Start of ENTRIES SHOWN

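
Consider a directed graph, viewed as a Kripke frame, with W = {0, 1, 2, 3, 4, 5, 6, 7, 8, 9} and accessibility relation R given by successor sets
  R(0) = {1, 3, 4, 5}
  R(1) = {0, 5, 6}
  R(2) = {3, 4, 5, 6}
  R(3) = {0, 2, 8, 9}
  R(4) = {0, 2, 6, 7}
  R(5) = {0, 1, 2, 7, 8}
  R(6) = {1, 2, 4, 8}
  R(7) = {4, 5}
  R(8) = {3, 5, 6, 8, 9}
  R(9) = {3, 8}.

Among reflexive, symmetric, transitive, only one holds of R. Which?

symmetric

Reflexive: no — 0 is not related to itself.
Symmetric: yes — every pair in R has its reverse in R.
Transitive: no — 0 R 1 and 1 R 6, but not 0 R 6.
Only symmetric holds.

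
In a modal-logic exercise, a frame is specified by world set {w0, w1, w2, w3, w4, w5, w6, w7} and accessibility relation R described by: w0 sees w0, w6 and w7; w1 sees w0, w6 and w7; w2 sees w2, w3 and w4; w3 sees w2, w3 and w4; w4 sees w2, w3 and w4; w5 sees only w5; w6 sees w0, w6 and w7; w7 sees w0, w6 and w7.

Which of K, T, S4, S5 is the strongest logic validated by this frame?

K

Reflexive (axiom T): no — w1 is not related to itself.
Transitive (axiom 4): yes — every two-step R-path is closed by a direct edge.
Euclidean (axiom 5): yes — any two successors of a common world are R-related.
So F validates K; T would additionally require R to be reflexive. The strongest is K.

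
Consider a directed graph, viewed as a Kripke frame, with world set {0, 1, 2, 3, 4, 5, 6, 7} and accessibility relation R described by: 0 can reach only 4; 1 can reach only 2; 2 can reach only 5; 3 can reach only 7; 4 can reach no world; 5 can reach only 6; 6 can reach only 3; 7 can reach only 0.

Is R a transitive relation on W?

Transitive: no — 1 R 2 and 2 R 5, but not 1 R 5.

No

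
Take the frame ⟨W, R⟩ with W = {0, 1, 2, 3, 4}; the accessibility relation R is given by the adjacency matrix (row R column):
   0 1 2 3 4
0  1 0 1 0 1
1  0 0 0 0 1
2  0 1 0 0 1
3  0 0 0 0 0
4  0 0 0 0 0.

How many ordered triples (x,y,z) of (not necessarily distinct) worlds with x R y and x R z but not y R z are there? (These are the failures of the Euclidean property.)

Enumerating: (0,2,0), (0,2,2), (0,4,0), (0,4,2), (0,4,4), (1,4,4), (2,1,1), (2,4,1), (2,4,4).

9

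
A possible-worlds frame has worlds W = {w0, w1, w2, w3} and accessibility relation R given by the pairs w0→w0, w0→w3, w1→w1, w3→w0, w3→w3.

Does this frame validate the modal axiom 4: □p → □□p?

By correspondence theory, 4 is valid on a frame iff R is transitive.
Transitive: yes — every two-step R-path is closed by a direct edge.

Yes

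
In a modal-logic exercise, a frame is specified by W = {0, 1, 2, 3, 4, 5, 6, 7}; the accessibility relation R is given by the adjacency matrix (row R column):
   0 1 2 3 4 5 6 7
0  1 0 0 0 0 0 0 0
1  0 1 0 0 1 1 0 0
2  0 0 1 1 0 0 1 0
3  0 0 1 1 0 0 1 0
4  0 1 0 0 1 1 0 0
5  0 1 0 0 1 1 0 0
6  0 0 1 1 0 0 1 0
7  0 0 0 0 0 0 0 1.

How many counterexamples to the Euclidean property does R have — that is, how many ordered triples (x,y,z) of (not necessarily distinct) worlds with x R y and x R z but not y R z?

0

R is Euclidean; there are no such tuples.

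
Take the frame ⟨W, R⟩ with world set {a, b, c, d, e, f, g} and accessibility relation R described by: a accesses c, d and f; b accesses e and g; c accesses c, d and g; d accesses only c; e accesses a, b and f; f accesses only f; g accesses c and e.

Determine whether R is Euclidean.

No

Euclidean: no — a R c and a R f, but not c R f.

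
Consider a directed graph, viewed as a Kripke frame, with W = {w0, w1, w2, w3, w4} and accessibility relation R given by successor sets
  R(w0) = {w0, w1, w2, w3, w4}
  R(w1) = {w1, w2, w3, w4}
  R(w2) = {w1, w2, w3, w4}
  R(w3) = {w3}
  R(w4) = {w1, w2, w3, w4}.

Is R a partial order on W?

Reflexive: yes — every world is R-related to itself.
Transitive: yes — every two-step R-path is closed by a direct edge.
Antisymmetric: no — w1 R w2 and w2 R w1 with w1 ≠ w2.
So R is not a partial order.

No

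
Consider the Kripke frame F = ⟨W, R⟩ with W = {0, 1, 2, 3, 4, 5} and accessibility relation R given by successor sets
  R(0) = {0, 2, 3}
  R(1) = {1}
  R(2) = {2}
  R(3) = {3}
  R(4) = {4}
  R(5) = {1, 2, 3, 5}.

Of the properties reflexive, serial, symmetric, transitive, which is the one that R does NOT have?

Reflexive: yes — every world is R-related to itself.
Serial: yes — every world has a successor (e.g. 0 R 0).
Symmetric: no — 0 R 2 but not 2 R 0.
Transitive: yes — every two-step R-path is closed by a direct edge.
Only symmetric fails.

symmetric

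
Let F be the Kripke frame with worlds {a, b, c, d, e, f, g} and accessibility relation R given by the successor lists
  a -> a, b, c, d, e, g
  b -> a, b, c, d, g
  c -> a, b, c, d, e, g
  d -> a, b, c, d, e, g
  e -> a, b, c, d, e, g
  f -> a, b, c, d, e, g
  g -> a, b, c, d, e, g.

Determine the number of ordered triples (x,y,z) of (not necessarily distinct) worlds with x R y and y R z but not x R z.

Enumerating: (b,a,e), (b,c,e), (b,d,e), (b,g,e).

4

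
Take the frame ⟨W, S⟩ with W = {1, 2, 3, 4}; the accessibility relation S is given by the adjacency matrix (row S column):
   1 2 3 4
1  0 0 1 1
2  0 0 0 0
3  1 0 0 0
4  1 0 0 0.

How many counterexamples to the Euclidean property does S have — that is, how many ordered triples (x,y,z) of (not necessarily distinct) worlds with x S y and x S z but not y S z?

Enumerating: (1,3,3), (1,3,4), (1,4,3), (1,4,4), (3,1,1), (4,1,1).

6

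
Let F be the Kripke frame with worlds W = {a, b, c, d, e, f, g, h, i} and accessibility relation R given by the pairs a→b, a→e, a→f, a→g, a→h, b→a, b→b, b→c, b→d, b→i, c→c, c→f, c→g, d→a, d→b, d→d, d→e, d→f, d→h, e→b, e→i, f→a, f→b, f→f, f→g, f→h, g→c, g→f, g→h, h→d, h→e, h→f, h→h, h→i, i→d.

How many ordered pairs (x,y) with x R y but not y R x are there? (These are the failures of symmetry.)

Enumerating: (a,e), (a,g), (a,h), (b,c), (b,i), (c,f), (d,a), (d,e), (d,f), (e,b), (e,i), (f,b), (g,h), (h,e), (h,i), (i,d).

16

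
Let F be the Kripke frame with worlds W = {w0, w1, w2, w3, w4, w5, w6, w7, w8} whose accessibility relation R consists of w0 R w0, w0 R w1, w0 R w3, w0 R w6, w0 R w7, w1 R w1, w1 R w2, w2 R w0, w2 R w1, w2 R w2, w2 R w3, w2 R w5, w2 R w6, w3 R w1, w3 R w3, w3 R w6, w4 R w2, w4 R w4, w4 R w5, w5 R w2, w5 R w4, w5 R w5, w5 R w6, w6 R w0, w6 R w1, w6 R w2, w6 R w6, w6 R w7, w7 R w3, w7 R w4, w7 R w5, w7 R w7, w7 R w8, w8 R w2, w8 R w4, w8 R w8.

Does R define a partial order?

Reflexive: yes — every world is R-related to itself.
Transitive: no — w0 R w1 and w1 R w2, but not w0 R w2.
Antisymmetric: no — w0 R w6 and w6 R w0 with w0 ≠ w6.
So R is not a partial order.

No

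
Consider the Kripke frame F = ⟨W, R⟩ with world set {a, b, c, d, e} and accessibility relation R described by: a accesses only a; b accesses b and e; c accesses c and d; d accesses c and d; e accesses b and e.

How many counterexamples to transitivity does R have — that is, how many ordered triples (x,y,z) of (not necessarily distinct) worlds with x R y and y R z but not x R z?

R is transitive; there are no such tuples.

0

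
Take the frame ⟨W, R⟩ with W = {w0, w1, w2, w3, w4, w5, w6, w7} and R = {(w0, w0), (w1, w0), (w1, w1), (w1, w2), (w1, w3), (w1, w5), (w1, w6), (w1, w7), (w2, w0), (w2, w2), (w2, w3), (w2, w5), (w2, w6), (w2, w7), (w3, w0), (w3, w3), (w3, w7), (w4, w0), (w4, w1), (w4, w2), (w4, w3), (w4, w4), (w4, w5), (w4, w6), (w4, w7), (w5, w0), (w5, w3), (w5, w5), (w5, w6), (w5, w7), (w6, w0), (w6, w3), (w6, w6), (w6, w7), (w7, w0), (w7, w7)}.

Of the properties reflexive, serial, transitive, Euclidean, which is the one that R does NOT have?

Reflexive: yes — every world is R-related to itself.
Serial: yes — every world has a successor (e.g. w0 R w0).
Transitive: yes — every two-step R-path is closed by a direct edge.
Euclidean: no — w1 R w0 and w1 R w2, but not w0 R w2.
Only Euclidean fails.

Euclidean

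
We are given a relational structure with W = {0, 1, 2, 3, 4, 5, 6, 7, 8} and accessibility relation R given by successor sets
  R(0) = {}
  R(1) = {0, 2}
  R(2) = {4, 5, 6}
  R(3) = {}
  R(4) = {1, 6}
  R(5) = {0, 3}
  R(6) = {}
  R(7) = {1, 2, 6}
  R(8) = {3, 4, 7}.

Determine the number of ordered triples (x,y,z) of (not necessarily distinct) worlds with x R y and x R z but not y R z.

Enumerating: (1,0,0), (1,0,2), (1,2,0), (1,2,2), (2,4,4), (2,4,5), (2,5,4), (2,5,5), (2,5,6), (2,6,4), (2,6,5), (2,6,6), … and 24 more.
Total: 36.

36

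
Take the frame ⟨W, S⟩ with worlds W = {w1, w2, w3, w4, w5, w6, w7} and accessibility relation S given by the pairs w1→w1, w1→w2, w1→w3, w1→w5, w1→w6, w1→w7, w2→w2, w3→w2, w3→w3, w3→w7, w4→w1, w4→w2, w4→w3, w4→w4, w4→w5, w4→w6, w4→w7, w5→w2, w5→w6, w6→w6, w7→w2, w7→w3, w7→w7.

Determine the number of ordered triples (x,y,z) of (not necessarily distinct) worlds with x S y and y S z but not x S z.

0

S is transitive; there are no such tuples.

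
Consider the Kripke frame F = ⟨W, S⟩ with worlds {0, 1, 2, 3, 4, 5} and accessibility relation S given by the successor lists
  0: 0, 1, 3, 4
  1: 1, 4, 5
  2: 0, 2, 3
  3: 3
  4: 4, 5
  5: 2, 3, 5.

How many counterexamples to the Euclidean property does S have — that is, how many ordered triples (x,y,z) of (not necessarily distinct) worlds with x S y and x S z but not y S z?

18

Enumerating: (0,1,0), (0,1,3), (0,3,0), (0,3,1), (0,3,4), (0,4,0), (0,4,1), (0,4,3), (1,4,1), (1,5,1), (1,5,4), (2,0,2), (2,3,0), (2,3,2), (4,5,4), (5,2,5), (5,3,2), (5,3,5).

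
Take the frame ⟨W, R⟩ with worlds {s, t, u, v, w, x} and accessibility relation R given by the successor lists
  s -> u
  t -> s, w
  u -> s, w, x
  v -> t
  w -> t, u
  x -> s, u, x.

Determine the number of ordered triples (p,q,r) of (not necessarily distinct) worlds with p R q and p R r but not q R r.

Enumerating: (s,u,u), (t,s,s), (t,s,w), (t,w,s), (t,w,w), (u,s,s), (u,s,w), (u,s,x), (u,w,s), (u,w,w), (u,w,x), (u,x,w), … and 8 more.
Total: 20.

20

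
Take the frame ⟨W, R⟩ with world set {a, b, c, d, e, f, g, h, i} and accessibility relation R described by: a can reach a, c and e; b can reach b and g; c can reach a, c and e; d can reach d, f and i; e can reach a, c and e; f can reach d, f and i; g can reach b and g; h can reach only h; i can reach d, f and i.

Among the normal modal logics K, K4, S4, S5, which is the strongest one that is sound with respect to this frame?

S5

Transitive (axiom 4): yes — every two-step R-path is closed by a direct edge.
Reflexive (axiom T): yes — every world is R-related to itself.
Euclidean (axiom 5): yes — any two successors of a common world are R-related.
So F validates K, K4, S4, S5. The strongest is S5.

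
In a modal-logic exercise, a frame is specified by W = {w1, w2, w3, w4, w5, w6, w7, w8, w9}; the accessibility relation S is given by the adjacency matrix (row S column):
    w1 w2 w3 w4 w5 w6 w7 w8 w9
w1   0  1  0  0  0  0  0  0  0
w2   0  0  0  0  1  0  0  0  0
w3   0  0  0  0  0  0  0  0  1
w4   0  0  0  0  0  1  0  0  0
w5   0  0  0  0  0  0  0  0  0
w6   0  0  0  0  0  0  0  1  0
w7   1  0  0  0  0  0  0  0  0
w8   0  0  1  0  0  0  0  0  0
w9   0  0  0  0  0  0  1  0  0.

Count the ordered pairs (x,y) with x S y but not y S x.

8

Enumerating: (w1,w2), (w2,w5), (w3,w9), (w4,w6), (w6,w8), (w7,w1), (w8,w3), (w9,w7).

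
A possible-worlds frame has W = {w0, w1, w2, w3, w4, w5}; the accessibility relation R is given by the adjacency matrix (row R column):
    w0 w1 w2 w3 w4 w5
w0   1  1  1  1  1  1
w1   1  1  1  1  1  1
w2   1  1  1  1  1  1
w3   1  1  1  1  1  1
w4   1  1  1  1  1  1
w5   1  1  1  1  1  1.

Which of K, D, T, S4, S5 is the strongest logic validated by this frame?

Serial (axiom D): yes — every world has a successor (e.g. w0 R w0).
Reflexive (axiom T): yes — every world is R-related to itself.
Transitive (axiom 4): yes — every two-step R-path is closed by a direct edge.
Euclidean (axiom 5): yes — any two successors of a common world are R-related.
So F validates K, D, T, S4, S5. The strongest is S5.

S5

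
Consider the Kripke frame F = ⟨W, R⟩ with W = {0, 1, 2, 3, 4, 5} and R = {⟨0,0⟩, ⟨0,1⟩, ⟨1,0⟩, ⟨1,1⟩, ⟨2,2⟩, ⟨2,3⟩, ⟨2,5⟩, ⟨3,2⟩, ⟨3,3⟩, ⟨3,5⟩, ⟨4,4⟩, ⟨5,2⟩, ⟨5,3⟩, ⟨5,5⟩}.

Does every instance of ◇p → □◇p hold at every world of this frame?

Axiom 5 corresponds to the accessibility relation being Euclidean.
Euclidean: yes — any two successors of a common world are R-related.

Yes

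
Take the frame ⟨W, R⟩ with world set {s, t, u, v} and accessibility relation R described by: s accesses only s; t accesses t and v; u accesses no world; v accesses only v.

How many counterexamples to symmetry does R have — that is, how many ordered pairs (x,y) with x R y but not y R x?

Enumerating: (t,v).

1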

End of ENTRIES SHOWN

Go through the listing above and copy each line that contains "reach".

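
Consider a directed graph, viewed as a Kripke frame, with world set {0, 1, 2, 3, 4, 5, 6, 7} and accessibility relation R described by: 0 can reach only 4; 1 can reach only 2; 2 can reach only 5; 3 can reach only 7; 4 can reach no world; 5 can reach only 6; 6 can reach only 3; 7 can reach only 0.
Take the frame ⟨W, R⟩ with world set {a, b, c, d, e, f, g, h, i} and accessibility relation R described by: a can reach a, c and e; b can reach b and g; c can reach a, c and e; d can reach d, f and i; e can reach a, c and e; f can reach d, f and i; g can reach b and g; h can reach only h; i can reach d, f and i.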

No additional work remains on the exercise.